What the task asks — Find the line containing "4. Within the" in the records below. Copy exactly that line and each one after it, ending at the line containing "Osei has date", and nothing more.

Information provided —
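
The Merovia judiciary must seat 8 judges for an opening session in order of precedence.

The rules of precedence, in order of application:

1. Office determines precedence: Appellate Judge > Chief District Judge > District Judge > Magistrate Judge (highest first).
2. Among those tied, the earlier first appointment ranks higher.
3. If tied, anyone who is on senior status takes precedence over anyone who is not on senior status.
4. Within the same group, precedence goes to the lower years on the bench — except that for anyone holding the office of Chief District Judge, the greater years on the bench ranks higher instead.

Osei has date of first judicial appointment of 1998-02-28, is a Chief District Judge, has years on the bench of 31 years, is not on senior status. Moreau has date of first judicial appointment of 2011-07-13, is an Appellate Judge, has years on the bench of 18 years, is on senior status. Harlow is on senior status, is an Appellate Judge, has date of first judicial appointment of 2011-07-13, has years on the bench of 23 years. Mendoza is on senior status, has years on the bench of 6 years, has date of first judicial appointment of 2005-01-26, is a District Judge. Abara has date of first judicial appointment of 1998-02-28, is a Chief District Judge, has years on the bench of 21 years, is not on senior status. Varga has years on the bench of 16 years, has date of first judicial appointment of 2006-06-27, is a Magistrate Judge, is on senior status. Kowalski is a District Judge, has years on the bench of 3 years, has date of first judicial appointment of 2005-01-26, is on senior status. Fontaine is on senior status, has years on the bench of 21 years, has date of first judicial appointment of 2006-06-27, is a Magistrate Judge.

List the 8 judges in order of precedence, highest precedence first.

Moreau, Harlow, Osei, Abara, Kowalski, Mendoza, Varga, Fontaine

By office: Moreau and Harlow (Appellate Judge); then Osei and Abara (Chief District Judge); then Kowalski and Mendoza (District Judge); then Varga and Fontaine (Magistrate Judge).
Moreau and Harlow both have date of first judicial appointment 2011-07-13, so the next rule applies.
Moreau and Harlow are each on senior status, so the next rule applies.
Among Moreau and Harlow, by years on the bench (lower first): Moreau (18 years) before Harlow (23 years).
Osei and Abara both have date of first judicial appointment 1998-02-28, so the next rule applies.
Osei and Abara are each not on senior status, so the next rule applies.
Among Osei and Abara, by years on the bench (higher first) (reversed rule for this group): Osei (31 years) before Abara (21 years).
Kowalski and Mendoza both have date of first judicial appointment 2005-01-26, so the next rule applies.
Kowalski and Mendoza are each on senior status, so the next rule applies.
Among Kowalski and Mendoza, by years on the bench (lower first): Kowalski (3 years) before Mendoza (6 years).
Varga and Fontaine both have date of first judicial appointment 2006-06-27, so the next rule applies.
Varga and Fontaine are each on senior status, so the next rule applies.
Among Varga and Fontaine, by years on the bench (lower first): Varga (16 years) before Fontaine (21 years).
Full order: Moreau, Harlow, Osei, Abara, Kowalski, Mendoza, Varga, Fontaine.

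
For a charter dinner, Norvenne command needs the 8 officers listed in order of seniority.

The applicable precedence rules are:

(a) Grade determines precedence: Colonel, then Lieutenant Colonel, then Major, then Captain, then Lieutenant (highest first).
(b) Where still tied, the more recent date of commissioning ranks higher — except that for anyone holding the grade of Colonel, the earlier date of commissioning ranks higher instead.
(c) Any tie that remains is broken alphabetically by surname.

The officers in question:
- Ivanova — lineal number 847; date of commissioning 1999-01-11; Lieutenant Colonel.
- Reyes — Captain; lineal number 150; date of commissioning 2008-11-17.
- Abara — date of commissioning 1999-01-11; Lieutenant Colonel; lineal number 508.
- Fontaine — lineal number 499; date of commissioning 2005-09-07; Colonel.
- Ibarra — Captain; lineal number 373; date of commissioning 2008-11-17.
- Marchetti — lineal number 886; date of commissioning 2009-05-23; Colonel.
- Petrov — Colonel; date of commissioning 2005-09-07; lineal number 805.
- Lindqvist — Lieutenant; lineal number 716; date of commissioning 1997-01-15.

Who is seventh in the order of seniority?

Reyes

By grade: Fontaine, Petrov and Marchetti (Colonel); then Abara and Ivanova (Lieutenant Colonel); then Ibarra and Reyes (Captain); then Lindqvist (Lieutenant).
Among Fontaine, Petrov and Marchetti, by date of commissioning (earlier first) (reversed rule for this group): Fontaine and Petrov (2005-09-07) before Marchetti (2009-05-23).
Among Fontaine and Petrov, alphabetically by surname: Fontaine before Petrov.
Abara and Ivanova both have date of commissioning 1999-01-11, so the next rule applies.
Among Abara and Ivanova, alphabetically by surname: Abara before Ivanova.
Ibarra and Reyes both have date of commissioning 2008-11-17, so the next rule applies.
Among Ibarra and Reyes, alphabetically by surname: Ibarra before Reyes.
Order: Fontaine, Petrov, Marchetti, Abara, Ivanova, Ibarra, Reyes, Lindqvist.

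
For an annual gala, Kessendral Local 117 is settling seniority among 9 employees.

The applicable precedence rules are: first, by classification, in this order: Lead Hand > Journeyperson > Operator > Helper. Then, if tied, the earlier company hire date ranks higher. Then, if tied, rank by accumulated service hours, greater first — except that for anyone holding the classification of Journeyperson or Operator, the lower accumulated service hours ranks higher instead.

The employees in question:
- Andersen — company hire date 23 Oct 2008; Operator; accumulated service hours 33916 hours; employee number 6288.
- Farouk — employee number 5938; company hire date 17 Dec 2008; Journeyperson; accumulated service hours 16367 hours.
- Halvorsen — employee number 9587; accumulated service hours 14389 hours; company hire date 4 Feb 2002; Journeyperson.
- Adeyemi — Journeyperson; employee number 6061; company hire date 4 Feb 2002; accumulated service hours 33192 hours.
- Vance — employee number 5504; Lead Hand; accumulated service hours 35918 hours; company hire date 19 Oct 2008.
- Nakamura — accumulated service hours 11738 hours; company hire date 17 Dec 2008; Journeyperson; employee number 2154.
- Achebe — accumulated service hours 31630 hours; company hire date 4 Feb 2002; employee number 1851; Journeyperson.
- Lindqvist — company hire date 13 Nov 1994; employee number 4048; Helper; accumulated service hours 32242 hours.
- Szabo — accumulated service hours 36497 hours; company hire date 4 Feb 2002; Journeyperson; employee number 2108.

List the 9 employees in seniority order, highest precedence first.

Vance, Halvorsen, Achebe, Adeyemi, Szabo, Nakamura, Farouk, Andersen, Lindqvist

By classification: Vance (Lead Hand); then Halvorsen, Achebe, Adeyemi, Szabo, Nakamura and Farouk (Journeyperson); then Andersen (Operator); then Lindqvist (Helper).
Among Halvorsen, Achebe, Adeyemi, Szabo, Nakamura and Farouk, by company hire date (earlier first): Halvorsen, Achebe, Adeyemi and Szabo (4 Feb 2002) before Nakamura and Farouk (17 Dec 2008).
Among Halvorsen, Achebe, Adeyemi and Szabo, by accumulated service hours (lower first) (reversed rule for this group): Halvorsen (14389 hours) before Achebe (31630 hours) before Adeyemi (33192 hours) before Szabo (36497 hours).
Among Nakamura and Farouk, by accumulated service hours (lower first) (reversed rule for this group): Nakamura (11738 hours) before Farouk (16367 hours).
Full order: Vance, Halvorsen, Achebe, Adeyemi, Szabo, Nakamura, Farouk, Andersen, Lindqvist.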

Written solution —
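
4. Within the same group, precedence goes to the lower years on the bench — except that for anyone holding the office of Chief District Judge, the greater years on the bench ranks higher instead.

Osei has date of first judicial appointment of 1998-02-28, is a Chief District Judge, has years on the bench of 31 years, is not on senior status. Moreau has date of first judicial appointment of 2011-07-13, is an Appellate Judge, has years on the bench of 18 years, is on senior status. Harlow is on senior status, is an Appellate Judge, has date of first judicial appointment of 2011-07-13, has years on the bench of 23 years. Mendoza is on senior status, has years on the bench of 6 years, has date of first judicial appointment of 2005-01-26, is a District Judge. Abara has date of first judicial appointment of 1998-02-28, is a Chief District Judge, has years on the bench of 21 years, is not on senior status. Varga has years on the bench of 16 years, has date of first judicial appointment of 2006-06-27, is a Magistrate Judge, is on senior status. Kowalski is a District Judge, has years on the bench of 3 years, has date of first judicial appointment of 2005-01-26, is on senior status. Fontaine is on senior status, has years on the bench of 21 years, has date of first judicial appointment of 2006-06-27, is a Magistrate Judge.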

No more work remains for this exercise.